╭─ DATA RECORDS

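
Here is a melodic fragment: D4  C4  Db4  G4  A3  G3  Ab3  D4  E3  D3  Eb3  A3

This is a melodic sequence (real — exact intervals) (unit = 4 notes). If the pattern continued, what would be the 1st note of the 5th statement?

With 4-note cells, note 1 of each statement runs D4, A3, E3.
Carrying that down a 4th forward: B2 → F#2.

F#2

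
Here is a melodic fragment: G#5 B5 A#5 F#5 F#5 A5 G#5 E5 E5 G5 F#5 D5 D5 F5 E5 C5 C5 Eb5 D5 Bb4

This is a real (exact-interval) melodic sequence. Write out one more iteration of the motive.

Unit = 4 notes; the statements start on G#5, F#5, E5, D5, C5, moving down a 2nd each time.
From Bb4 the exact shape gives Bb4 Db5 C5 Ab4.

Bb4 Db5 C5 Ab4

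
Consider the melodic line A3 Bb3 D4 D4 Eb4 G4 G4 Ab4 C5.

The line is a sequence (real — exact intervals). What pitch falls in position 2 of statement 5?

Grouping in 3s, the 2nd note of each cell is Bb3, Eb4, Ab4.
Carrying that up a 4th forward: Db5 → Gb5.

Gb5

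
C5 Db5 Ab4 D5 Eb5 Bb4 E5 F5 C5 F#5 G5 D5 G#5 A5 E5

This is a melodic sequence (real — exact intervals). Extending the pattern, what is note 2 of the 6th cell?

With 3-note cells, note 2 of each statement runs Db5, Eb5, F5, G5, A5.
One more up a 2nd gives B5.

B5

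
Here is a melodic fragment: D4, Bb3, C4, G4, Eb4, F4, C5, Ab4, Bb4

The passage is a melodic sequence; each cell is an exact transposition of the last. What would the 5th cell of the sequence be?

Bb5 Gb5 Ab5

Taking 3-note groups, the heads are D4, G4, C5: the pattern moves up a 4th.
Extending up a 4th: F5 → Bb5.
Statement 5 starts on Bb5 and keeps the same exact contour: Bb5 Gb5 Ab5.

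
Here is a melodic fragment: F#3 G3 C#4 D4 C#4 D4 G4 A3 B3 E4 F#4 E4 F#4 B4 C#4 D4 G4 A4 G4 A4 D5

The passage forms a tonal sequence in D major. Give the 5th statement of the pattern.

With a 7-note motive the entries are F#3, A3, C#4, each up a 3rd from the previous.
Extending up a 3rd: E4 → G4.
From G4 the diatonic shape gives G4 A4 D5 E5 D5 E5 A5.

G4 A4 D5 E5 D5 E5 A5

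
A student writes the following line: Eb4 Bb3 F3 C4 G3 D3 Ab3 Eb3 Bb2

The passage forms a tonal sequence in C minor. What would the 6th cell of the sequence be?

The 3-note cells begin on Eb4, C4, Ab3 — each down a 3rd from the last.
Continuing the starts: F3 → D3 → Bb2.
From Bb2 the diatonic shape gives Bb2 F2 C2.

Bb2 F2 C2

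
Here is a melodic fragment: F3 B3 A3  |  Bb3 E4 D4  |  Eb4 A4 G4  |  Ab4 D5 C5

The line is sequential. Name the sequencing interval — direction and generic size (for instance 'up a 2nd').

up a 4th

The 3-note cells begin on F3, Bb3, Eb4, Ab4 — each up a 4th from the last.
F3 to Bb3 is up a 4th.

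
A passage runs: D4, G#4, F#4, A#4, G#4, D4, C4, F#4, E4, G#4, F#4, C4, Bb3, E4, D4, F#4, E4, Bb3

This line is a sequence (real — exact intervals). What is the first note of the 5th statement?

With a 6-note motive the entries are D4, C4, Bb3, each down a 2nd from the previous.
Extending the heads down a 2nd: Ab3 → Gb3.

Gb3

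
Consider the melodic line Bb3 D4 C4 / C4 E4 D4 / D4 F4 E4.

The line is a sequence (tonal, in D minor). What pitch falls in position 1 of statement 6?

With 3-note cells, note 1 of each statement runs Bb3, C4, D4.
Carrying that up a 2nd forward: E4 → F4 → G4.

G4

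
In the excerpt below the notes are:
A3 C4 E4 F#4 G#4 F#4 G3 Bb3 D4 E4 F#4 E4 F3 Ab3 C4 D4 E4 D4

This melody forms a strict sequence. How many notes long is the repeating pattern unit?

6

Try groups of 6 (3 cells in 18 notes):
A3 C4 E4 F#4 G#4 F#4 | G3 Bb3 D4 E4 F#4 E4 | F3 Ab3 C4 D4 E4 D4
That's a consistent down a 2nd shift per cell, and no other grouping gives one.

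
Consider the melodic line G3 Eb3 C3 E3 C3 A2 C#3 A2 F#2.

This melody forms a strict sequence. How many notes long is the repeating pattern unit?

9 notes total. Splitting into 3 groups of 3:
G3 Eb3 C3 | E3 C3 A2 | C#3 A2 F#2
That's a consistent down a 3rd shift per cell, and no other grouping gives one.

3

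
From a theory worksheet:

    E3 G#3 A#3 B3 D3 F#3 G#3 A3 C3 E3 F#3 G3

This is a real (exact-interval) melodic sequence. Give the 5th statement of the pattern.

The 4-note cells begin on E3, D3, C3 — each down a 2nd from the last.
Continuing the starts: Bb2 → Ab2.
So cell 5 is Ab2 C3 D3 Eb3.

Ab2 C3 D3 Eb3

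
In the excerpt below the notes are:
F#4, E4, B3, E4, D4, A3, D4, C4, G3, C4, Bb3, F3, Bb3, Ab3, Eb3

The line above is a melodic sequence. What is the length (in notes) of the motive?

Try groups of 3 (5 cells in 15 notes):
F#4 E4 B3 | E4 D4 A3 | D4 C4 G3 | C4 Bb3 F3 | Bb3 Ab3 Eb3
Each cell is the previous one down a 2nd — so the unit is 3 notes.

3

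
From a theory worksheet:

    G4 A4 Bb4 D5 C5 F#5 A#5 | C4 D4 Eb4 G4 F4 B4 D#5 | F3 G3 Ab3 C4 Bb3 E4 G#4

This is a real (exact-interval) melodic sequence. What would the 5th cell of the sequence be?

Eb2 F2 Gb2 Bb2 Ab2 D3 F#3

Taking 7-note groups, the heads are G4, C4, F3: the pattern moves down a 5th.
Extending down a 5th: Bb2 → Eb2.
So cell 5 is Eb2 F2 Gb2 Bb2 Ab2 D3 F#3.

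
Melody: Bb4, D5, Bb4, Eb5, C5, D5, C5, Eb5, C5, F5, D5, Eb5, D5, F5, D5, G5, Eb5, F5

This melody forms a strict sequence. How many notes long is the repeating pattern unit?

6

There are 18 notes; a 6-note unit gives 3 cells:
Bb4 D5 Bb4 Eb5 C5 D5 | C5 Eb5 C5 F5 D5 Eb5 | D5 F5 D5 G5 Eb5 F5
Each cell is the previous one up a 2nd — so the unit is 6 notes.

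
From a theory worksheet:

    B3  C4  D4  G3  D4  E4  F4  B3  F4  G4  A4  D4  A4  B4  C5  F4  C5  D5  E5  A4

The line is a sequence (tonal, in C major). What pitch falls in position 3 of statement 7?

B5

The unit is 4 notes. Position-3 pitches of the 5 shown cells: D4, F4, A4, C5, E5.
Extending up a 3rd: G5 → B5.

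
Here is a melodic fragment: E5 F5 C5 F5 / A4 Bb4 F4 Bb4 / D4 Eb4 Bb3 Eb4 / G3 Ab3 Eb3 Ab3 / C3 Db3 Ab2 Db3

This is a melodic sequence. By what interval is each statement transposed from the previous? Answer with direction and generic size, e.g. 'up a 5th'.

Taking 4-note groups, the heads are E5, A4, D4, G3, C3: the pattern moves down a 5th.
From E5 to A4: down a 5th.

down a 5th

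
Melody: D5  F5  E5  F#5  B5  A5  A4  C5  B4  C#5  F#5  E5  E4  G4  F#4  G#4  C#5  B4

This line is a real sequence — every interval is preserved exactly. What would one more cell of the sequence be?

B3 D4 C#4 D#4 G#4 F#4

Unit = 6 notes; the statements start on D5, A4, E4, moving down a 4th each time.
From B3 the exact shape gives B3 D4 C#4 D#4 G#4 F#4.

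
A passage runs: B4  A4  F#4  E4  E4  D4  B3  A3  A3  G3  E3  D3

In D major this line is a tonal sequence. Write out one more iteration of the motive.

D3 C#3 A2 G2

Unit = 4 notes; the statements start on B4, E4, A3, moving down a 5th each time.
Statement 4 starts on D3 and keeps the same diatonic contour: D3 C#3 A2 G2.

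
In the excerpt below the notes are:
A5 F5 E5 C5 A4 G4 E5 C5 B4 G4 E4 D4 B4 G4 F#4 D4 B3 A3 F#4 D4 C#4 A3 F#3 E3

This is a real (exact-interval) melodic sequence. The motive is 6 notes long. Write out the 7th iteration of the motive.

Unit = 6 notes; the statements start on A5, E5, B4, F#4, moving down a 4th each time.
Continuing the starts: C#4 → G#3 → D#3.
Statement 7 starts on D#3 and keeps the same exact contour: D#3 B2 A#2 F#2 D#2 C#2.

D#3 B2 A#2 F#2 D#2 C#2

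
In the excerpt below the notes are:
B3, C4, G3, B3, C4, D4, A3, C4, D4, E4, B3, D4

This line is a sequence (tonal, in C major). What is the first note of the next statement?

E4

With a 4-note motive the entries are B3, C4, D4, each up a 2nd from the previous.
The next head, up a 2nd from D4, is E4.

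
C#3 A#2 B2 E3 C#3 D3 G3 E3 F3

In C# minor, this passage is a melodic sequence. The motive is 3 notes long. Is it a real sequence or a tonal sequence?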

╰─

From the listing above, output exactly the run of lines that starts with the line containing "In D major this" and ends with the line containing "D4, E4, B3, D4".

### REPLY TO THE TASK
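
In D major this line is a tonal sequence. Write out one more iteration of the motive.

D3 C#3 A2 G2

Unit = 4 notes; the statements start on B4, E4, A3, moving down a 5th each time.
Statement 4 starts on D3 and keeps the same diatonic contour: D3 C#3 A2 G2.

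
In the excerpt below the notes are:
A5 F5 E5 C5 A4 G4 E5 C5 B4 G4 E4 D4 B4 G4 F#4 D4 B3 A3 F#4 D4 C#4 A3 F#3 E3

This is a real (exact-interval) melodic sequence. The motive is 6 notes long. Write out the 7th iteration of the motive.

Unit = 6 notes; the statements start on A5, E5, B4, F#4, moving down a 4th each time.
Continuing the starts: C#4 → G#3 → D#3.
Statement 7 starts on D#3 and keeps the same exact contour: D#3 B2 A#2 F#2 D#2 C#2.

D#3 B2 A#2 F#2 D#2 C#2

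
In the excerpt below the notes are:
B3, C4, G3, B3, C4, D4, A3, C4, D4, E4, B3, D4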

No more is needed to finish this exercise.